Top of MATERIAL SUPPLIED

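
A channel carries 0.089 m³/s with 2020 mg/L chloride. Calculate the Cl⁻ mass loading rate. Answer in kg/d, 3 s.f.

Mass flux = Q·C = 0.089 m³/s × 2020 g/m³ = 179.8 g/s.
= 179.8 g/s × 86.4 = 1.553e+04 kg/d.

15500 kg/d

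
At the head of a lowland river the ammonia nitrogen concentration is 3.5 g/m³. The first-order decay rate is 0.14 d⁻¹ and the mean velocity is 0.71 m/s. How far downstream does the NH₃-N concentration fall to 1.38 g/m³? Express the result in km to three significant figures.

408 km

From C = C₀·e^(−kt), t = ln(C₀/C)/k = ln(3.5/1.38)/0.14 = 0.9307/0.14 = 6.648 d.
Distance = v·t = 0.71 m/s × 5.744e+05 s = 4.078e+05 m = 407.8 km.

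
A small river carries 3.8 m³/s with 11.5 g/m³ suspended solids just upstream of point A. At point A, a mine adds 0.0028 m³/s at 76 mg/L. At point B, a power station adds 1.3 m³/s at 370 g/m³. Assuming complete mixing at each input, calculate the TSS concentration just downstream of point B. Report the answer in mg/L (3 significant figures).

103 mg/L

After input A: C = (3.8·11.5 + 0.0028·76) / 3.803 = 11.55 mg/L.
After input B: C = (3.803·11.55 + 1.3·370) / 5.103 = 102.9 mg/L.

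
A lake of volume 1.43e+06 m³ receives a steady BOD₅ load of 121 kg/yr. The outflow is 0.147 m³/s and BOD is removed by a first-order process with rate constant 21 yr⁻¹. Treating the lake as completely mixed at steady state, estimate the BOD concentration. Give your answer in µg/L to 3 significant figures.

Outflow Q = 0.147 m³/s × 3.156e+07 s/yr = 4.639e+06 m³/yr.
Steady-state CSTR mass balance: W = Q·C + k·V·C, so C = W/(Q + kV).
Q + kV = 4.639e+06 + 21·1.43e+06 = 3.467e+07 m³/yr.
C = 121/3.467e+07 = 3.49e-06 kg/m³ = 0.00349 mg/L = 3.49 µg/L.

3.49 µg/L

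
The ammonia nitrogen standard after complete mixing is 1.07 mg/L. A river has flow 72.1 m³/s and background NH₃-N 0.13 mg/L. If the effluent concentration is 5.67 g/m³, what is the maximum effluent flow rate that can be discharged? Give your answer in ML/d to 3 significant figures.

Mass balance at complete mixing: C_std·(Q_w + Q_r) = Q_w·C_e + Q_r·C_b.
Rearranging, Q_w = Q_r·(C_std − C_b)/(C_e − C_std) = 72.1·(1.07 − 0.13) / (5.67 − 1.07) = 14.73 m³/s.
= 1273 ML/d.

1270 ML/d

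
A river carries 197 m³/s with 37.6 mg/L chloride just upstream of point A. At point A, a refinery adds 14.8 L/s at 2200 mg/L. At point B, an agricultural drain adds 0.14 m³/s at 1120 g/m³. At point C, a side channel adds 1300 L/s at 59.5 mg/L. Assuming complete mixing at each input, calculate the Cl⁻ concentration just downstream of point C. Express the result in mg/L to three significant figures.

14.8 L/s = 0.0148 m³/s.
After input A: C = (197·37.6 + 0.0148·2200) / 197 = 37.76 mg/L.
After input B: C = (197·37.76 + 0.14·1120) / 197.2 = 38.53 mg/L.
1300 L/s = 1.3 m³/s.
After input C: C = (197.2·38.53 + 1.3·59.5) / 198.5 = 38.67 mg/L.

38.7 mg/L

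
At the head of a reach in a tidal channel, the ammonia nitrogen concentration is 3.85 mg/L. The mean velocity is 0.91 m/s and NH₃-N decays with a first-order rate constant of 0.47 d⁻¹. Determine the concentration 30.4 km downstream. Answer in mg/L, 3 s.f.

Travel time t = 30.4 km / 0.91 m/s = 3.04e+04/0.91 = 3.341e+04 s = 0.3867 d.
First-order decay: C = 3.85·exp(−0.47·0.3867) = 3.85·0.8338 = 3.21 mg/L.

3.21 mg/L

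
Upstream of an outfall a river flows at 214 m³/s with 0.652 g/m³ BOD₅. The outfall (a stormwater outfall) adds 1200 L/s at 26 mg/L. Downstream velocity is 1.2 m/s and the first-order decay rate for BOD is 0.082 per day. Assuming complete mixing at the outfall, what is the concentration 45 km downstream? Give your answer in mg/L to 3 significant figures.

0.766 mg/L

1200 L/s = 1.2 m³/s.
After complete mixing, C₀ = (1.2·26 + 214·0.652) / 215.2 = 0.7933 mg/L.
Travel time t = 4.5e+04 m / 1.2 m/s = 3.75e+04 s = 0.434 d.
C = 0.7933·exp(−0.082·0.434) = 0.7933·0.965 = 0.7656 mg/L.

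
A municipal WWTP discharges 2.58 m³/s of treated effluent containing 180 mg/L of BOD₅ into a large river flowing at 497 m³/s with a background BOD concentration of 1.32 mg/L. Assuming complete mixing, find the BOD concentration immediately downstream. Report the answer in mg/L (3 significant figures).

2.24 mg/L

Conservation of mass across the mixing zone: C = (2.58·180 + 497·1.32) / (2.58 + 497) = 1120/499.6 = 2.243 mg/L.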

Bottom of MATERIAL SUPPLIED

● WHAT IS BEING ASKED
Take the lines above and print them exactly.

● REPLY
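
A channel carries 0.089 m³/s with 2020 mg/L chloride. Calculate the Cl⁻ mass loading rate. Answer in kg/d, 3 s.f.

Mass flux = Q·C = 0.089 m³/s × 2020 g/m³ = 179.8 g/s.
= 179.8 g/s × 86.4 = 1.553e+04 kg/d.

15500 kg/d

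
At the head of a lowland river the ammonia nitrogen concentration is 3.5 g/m³. The first-order decay rate is 0.14 d⁻¹ and the mean velocity is 0.71 m/s. How far downstream does the NH₃-N concentration fall to 1.38 g/m³? Express the result in km to three significant figures.

408 km

From C = C₀·e^(−kt), t = ln(C₀/C)/k = ln(3.5/1.38)/0.14 = 0.9307/0.14 = 6.648 d.
Distance = v·t = 0.71 m/s × 5.744e+05 s = 4.078e+05 m = 407.8 km.

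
A small river carries 3.8 m³/s with 11.5 g/m³ suspended solids just upstream of point A. At point A, a mine adds 0.0028 m³/s at 76 mg/L. At point B, a power station adds 1.3 m³/s at 370 g/m³. Assuming complete mixing at each input, calculate the TSS concentration just downstream of point B. Report the answer in mg/L (3 significant figures).

103 mg/L

After input A: C = (3.8·11.5 + 0.0028·76) / 3.803 = 11.55 mg/L.
After input B: C = (3.803·11.55 + 1.3·370) / 5.103 = 102.9 mg/L.

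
A lake of volume 1.43e+06 m³ receives a steady BOD₅ load of 121 kg/yr. The outflow is 0.147 m³/s and BOD is removed by a first-order process with rate constant 21 yr⁻¹. Treating the lake as completely mixed at steady state, estimate the BOD concentration. Give your answer in µg/L to 3 significant figures.

Outflow Q = 0.147 m³/s × 3.156e+07 s/yr = 4.639e+06 m³/yr.
Steady-state CSTR mass balance: W = Q·C + k·V·C, so C = W/(Q + kV).
Q + kV = 4.639e+06 + 21·1.43e+06 = 3.467e+07 m³/yr.
C = 121/3.467e+07 = 3.49e-06 kg/m³ = 0.00349 mg/L = 3.49 µg/L.

3.49 µg/L

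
The ammonia nitrogen standard after complete mixing is 1.07 mg/L. A river has flow 72.1 m³/s and background NH₃-N 0.13 mg/L. If the effluent concentration is 5.67 g/m³, what is the maximum effluent flow rate that can be discharged? Give your answer in ML/d to 3 significant figures.

Mass balance at complete mixing: C_std·(Q_w + Q_r) = Q_w·C_e + Q_r·C_b.
Rearranging, Q_w = Q_r·(C_std − C_b)/(C_e − C_std) = 72.1·(1.07 − 0.13) / (5.67 − 1.07) = 14.73 m³/s.
= 1273 ML/d.

1270 ML/d

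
A river carries 197 m³/s with 37.6 mg/L chloride just upstream of point A. At point A, a refinery adds 14.8 L/s at 2200 mg/L. At point B, an agricultural drain adds 0.14 m³/s at 1120 g/m³. At point C, a side channel adds 1300 L/s at 59.5 mg/L. Assuming complete mixing at each input, calculate the Cl⁻ concentration just downstream of point C. Express the result in mg/L to three significant figures.

14.8 L/s = 0.0148 m³/s.
After input A: C = (197·37.6 + 0.0148·2200) / 197 = 37.76 mg/L.
After input B: C = (197·37.76 + 0.14·1120) / 197.2 = 38.53 mg/L.
1300 L/s = 1.3 m³/s.
After input C: C = (197.2·38.53 + 1.3·59.5) / 198.5 = 38.67 mg/L.

38.7 mg/L

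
At the head of a reach in a tidal channel, the ammonia nitrogen concentration is 3.85 mg/L. The mean velocity is 0.91 m/s and NH₃-N decays with a first-order rate constant of 0.47 d⁻¹. Determine the concentration 30.4 km downstream. Answer in mg/L, 3 s.f.

Travel time t = 30.4 km / 0.91 m/s = 3.04e+04/0.91 = 3.341e+04 s = 0.3867 d.
First-order decay: C = 3.85·exp(−0.47·0.3867) = 3.85·0.8338 = 3.21 mg/L.

3.21 mg/L

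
Upstream of an outfall a river flows at 214 m³/s with 0.652 g/m³ BOD₅. The outfall (a stormwater outfall) adds 1200 L/s at 26 mg/L. Downstream velocity is 1.2 m/s and the first-order decay rate for BOD is 0.082 per day. Assuming complete mixing at the outfall, what is the concentration 45 km downstream? Give your answer in mg/L to 3 significant figures.

0.766 mg/L

1200 L/s = 1.2 m³/s.
After complete mixing, C₀ = (1.2·26 + 214·0.652) / 215.2 = 0.7933 mg/L.
Travel time t = 4.5e+04 m / 1.2 m/s = 3.75e+04 s = 0.434 d.
C = 0.7933·exp(−0.082·0.434) = 0.7933·0.965 = 0.7656 mg/L.

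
A municipal WWTP discharges 2.58 m³/s of treated effluent containing 180 mg/L of BOD₅ into a large river flowing at 497 m³/s with a background BOD concentration of 1.32 mg/L. Assuming complete mixing, find the BOD concentration immediately downstream. Report the answer in mg/L (3 significant figures).

2.24 mg/L

Conservation of mass across the mixing zone: C = (2.58·180 + 497·1.32) / (2.58 + 497) = 1120/499.6 = 2.243 mg/L.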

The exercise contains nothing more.